■ Task details: Before you finish, make sure every line below has been written out exactly.

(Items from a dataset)
☆ ☆ ☆

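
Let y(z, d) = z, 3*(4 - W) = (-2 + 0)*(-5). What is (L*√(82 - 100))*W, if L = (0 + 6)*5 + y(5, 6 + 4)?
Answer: 70*I*√2 ≈ 98.995*I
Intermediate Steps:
W = ⅔ (W = 4 - (-2 + 0)*(-5)/3 = 4 - (-2)*(-5)/3 = 4 - ⅓*10 = 4 - 10/3 = ⅔ ≈ 0.66667)
L = 35 (L = (0 + 6)*5 + 5 = 6*5 + 5 = 30 + 5 = 35)
(L*√(82 - 100))*W = (35*√(82 - 100))*(⅔) = (35*√(-18))*(⅔) = (35*(3*I*√2))*(⅔) = (105*I*√2)*(⅔) = 70*I*√2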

☆ ☆ ☆

■ Response box:
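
Let y(z, d) = z, 3*(4 - W) = (-2 + 0)*(-5). What is (L*√(82 - 100))*W, if L = (0 + 6)*5 + y(5, 6 + 4)?
Answer: 70*I*√2 ≈ 98.995*I
Intermediate Steps:
W = ⅔ (W = 4 - (-2 + 0)*(-5)/3 = 4 - (-2)*(-5)/3 = 4 - ⅓*10 = 4 - 10/3 = ⅔ ≈ 0.66667)
L = 35 (L = (0 + 6)*5 + 5 = 6*5 + 5 = 30 + 5 = 35)
(L*√(82 - 100))*W = (35*√(82 - 100))*(⅔) = (35*√(-18))*(⅔) = (35*(3*I*√2))*(⅔) = (105*I*√2)*(⅔) = 70*I*√2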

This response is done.